Dataset Block Start

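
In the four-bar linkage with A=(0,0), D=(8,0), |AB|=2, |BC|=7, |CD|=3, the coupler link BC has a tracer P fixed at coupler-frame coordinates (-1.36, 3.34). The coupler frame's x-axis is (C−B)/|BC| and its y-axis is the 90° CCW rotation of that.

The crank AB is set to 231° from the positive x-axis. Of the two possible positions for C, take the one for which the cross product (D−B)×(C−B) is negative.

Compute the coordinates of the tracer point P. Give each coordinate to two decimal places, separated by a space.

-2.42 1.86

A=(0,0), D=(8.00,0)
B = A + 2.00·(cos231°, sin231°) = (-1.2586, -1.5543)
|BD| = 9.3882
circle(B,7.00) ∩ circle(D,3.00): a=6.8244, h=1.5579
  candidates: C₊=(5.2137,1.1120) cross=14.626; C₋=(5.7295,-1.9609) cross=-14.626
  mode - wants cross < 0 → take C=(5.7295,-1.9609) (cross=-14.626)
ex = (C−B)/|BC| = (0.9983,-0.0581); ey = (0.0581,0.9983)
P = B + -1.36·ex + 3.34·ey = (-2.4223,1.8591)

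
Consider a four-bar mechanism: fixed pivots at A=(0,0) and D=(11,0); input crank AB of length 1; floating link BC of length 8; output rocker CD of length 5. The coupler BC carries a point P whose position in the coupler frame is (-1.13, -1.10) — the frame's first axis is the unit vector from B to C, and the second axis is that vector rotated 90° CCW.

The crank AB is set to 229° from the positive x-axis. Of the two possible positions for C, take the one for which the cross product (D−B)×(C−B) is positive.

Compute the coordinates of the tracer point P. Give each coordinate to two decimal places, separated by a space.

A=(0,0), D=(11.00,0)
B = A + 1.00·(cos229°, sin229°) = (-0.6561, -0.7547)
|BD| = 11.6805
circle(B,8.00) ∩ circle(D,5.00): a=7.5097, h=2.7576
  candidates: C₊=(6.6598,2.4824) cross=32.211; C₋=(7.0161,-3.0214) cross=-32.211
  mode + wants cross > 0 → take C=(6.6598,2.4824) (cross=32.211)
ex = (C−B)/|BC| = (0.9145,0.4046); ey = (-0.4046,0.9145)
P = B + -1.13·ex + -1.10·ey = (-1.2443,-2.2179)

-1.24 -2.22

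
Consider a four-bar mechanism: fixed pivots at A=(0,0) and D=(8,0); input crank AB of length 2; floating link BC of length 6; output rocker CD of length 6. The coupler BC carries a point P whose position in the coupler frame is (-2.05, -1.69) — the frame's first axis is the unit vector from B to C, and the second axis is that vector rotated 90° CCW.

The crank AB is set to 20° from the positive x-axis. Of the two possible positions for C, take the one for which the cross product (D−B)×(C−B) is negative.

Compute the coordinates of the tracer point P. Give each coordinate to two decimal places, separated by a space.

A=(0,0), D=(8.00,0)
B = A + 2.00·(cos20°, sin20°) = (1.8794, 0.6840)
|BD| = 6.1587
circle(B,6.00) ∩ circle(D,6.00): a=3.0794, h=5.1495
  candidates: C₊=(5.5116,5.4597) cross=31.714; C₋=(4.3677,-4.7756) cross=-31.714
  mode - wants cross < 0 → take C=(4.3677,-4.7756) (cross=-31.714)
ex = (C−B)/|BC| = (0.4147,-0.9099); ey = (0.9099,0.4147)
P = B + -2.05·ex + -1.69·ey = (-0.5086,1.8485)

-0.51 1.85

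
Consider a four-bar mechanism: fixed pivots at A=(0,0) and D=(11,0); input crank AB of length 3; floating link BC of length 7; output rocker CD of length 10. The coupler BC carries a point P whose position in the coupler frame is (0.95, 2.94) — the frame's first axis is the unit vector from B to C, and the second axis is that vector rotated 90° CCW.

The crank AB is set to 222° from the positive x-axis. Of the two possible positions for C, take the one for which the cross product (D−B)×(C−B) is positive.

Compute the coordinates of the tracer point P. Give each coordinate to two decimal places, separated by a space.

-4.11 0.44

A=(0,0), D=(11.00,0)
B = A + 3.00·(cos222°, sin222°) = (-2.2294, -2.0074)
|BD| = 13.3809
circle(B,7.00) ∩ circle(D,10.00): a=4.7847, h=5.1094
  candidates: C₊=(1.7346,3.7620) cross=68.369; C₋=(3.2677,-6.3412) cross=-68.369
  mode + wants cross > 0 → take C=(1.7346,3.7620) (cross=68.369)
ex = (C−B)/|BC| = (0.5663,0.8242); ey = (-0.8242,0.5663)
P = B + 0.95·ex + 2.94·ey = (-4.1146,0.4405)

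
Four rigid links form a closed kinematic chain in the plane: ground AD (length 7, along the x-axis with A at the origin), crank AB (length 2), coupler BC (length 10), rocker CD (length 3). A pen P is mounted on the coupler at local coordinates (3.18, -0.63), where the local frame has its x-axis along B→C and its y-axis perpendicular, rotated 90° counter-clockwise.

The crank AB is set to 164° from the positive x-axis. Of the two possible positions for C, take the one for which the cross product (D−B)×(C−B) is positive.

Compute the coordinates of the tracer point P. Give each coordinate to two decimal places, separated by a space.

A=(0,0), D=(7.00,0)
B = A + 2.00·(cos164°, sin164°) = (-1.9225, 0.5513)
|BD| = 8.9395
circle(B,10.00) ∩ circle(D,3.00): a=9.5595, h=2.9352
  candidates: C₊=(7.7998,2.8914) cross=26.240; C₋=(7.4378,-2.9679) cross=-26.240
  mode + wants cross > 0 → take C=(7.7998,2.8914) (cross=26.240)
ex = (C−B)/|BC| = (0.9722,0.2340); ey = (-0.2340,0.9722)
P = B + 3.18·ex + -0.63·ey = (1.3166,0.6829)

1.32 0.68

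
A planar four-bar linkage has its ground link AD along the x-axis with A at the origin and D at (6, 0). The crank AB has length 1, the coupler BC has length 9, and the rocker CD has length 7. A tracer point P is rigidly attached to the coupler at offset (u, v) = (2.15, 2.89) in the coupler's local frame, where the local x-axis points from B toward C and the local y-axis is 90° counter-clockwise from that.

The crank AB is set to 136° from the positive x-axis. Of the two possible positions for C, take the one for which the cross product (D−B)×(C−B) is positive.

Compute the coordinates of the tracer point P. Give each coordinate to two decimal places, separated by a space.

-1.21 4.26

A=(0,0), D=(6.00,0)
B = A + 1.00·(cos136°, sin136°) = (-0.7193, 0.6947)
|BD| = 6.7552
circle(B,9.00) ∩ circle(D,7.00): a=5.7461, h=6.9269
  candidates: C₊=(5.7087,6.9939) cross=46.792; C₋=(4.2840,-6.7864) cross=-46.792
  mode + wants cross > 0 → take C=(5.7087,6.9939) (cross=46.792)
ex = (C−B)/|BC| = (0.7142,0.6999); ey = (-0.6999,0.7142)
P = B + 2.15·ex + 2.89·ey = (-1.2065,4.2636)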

Dataset Block End

Instructions for the task -> Since only lines holding the word "negative" matter, count them in the data above and report the number alone.

Exercise answer -> 2